Collection entries:
------

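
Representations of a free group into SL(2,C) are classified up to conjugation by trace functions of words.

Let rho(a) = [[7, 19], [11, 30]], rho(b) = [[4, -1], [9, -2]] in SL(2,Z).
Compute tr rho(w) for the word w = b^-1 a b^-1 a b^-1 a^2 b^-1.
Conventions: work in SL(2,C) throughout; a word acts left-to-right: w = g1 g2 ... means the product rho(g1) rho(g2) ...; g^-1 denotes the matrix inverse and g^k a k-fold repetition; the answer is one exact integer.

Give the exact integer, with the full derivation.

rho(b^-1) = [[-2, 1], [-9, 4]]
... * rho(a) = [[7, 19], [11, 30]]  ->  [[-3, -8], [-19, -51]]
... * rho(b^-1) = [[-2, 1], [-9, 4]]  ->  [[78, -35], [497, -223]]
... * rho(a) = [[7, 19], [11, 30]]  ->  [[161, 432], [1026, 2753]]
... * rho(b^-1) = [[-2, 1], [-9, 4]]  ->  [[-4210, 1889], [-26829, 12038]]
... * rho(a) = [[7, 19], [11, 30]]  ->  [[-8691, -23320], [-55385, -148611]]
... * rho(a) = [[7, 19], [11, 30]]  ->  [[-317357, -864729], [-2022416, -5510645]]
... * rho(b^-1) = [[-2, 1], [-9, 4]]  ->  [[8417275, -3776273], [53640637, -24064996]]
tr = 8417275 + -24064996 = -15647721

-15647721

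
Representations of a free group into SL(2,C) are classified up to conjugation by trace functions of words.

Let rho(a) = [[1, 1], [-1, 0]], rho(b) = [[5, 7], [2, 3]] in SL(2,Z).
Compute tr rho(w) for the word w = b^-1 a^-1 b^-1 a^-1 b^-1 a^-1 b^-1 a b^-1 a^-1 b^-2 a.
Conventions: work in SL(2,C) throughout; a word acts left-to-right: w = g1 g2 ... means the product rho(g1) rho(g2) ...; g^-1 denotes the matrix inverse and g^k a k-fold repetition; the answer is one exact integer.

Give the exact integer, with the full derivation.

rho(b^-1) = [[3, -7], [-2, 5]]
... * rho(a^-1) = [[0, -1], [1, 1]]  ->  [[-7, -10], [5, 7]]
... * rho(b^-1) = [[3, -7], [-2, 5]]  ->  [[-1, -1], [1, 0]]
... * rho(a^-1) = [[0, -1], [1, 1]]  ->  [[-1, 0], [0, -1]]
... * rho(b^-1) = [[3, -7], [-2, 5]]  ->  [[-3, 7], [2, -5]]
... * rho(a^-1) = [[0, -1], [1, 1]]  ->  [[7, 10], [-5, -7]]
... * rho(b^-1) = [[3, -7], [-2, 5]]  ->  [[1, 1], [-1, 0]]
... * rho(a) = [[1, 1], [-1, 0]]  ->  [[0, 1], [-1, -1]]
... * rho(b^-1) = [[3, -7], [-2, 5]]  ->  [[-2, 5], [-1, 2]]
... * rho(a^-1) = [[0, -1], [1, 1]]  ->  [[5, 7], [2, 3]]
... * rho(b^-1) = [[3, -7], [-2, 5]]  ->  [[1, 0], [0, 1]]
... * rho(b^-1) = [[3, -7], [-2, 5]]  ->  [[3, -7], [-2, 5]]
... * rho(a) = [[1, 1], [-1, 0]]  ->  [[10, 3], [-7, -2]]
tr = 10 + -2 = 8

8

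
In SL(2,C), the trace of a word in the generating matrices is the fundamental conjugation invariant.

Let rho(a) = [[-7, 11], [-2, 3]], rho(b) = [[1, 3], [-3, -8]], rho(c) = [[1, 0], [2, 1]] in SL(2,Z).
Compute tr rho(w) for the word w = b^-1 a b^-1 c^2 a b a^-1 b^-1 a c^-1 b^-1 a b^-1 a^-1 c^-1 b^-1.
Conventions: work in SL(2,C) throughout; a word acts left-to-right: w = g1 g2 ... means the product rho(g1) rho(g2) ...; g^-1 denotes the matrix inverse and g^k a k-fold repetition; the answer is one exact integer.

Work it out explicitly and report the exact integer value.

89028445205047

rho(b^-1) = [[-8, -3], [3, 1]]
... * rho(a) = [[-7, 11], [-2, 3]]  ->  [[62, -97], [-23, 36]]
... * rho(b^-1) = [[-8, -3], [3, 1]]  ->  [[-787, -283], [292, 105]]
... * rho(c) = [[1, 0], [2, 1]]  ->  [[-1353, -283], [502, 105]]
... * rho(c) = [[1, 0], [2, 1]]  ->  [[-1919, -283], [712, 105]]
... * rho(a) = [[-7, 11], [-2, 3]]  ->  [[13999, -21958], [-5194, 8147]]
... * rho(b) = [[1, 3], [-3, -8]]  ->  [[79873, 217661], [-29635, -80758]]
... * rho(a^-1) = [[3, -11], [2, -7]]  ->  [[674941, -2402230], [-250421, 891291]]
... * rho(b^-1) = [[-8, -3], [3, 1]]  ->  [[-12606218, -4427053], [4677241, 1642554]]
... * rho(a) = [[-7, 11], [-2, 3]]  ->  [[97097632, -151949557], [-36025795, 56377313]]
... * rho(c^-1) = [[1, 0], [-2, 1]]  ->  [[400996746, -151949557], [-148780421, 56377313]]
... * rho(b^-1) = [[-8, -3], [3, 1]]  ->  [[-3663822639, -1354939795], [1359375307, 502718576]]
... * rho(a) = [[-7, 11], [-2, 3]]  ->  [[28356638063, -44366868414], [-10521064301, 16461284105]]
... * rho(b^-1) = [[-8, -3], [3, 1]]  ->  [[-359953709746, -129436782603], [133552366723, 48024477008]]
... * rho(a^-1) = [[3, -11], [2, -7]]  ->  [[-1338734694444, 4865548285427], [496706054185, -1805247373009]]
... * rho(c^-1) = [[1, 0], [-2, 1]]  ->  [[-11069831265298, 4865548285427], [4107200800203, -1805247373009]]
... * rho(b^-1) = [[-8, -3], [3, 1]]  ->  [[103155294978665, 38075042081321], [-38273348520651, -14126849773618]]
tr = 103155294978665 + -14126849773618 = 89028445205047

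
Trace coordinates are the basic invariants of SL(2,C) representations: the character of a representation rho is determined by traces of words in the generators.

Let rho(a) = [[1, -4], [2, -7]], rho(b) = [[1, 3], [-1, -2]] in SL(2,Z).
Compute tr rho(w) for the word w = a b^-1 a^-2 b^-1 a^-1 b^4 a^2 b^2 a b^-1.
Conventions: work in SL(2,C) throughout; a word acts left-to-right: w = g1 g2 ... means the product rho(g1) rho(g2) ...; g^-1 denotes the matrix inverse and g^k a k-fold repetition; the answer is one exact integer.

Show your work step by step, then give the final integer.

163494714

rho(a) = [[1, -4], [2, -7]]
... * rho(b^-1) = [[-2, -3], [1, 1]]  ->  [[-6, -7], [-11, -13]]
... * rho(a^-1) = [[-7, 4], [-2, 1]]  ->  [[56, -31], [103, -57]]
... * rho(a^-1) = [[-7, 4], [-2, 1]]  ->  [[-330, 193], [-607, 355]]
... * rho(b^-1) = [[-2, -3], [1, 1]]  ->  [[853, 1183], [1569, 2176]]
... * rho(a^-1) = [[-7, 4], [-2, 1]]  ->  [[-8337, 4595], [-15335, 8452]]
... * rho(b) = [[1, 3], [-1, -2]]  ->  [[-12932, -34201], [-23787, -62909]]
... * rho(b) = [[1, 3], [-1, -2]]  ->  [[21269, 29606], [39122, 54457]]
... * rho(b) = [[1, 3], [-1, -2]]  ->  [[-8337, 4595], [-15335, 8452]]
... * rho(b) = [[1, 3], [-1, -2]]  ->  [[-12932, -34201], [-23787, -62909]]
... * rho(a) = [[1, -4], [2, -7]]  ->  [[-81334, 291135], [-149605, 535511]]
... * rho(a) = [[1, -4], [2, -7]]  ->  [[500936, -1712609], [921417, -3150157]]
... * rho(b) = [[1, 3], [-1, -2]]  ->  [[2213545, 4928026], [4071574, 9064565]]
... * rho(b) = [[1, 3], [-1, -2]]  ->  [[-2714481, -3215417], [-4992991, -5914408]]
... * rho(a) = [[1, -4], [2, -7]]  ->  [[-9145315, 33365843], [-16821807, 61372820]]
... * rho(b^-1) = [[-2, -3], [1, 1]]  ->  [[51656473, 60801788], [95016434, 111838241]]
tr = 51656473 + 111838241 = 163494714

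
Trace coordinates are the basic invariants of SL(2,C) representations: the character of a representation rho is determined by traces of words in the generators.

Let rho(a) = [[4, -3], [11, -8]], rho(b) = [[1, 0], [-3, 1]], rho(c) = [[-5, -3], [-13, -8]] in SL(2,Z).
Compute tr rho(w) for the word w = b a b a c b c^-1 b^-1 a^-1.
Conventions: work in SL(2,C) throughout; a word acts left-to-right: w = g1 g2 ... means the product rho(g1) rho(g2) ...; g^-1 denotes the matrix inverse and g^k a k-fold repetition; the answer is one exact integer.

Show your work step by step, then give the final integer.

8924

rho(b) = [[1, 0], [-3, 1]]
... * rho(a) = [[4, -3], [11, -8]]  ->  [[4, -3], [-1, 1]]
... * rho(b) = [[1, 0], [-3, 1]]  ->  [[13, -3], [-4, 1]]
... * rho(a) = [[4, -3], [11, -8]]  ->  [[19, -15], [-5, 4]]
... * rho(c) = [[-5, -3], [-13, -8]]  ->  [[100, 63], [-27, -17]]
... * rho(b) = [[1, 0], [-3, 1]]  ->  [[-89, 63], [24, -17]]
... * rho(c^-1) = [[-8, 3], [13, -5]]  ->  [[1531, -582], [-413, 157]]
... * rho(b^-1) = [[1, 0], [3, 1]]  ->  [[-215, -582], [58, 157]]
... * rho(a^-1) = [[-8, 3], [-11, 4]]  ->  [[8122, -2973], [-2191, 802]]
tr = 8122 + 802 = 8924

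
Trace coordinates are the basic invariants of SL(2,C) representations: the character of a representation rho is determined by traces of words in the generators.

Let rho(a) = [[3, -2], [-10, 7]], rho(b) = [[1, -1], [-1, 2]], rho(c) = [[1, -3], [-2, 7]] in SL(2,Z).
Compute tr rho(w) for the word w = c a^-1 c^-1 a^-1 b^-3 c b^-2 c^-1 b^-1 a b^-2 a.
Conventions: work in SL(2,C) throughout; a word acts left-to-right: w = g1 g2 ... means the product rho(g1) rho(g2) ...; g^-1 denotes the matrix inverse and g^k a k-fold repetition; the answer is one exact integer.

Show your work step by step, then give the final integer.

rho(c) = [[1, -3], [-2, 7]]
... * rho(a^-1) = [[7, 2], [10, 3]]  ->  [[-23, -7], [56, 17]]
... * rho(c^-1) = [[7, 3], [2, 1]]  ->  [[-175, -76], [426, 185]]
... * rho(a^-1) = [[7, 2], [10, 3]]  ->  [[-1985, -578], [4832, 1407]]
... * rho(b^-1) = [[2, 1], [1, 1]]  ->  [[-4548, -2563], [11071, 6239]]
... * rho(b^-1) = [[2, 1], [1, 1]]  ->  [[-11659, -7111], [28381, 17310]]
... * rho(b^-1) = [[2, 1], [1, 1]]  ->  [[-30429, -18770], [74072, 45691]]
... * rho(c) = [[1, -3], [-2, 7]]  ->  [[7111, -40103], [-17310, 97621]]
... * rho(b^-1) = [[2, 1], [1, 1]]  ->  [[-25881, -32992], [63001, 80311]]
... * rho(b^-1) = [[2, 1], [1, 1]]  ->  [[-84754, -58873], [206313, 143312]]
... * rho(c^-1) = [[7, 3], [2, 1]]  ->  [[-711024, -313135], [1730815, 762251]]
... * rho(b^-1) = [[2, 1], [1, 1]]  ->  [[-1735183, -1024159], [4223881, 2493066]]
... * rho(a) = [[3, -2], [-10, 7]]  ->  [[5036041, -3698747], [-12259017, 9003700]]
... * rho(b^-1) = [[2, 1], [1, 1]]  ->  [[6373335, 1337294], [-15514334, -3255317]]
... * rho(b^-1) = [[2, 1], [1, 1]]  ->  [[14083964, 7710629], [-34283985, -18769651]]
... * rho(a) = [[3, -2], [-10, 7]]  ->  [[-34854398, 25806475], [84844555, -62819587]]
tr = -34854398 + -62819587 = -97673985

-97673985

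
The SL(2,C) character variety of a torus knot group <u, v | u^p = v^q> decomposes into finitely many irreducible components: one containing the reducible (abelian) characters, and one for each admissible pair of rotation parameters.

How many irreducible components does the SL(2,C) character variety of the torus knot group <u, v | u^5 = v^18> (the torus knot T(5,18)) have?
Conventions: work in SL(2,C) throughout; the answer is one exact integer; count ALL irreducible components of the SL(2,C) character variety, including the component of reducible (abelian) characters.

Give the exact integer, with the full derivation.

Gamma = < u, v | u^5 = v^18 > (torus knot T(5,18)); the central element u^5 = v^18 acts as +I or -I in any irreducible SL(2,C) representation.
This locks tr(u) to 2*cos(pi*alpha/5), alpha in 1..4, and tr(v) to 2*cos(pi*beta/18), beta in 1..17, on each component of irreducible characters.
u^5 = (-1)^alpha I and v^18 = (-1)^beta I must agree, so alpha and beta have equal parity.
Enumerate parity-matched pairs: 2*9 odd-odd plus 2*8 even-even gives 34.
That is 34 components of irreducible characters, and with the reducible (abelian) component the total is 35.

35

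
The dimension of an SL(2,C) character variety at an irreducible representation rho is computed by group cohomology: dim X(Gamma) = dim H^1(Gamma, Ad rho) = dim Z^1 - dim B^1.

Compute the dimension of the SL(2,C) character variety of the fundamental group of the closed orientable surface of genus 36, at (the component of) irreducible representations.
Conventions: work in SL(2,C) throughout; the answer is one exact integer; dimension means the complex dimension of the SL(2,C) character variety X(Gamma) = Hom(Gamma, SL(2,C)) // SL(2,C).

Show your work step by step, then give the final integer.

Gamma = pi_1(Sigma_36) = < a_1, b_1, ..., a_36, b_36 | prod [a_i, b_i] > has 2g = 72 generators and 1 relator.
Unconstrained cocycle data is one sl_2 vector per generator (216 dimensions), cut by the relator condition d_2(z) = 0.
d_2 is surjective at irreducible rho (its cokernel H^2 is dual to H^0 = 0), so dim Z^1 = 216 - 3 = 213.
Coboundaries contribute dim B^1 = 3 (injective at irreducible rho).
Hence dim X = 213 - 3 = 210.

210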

------

Task: Using the records above, report how many lines include "group", with no words around the number.

Reply: 6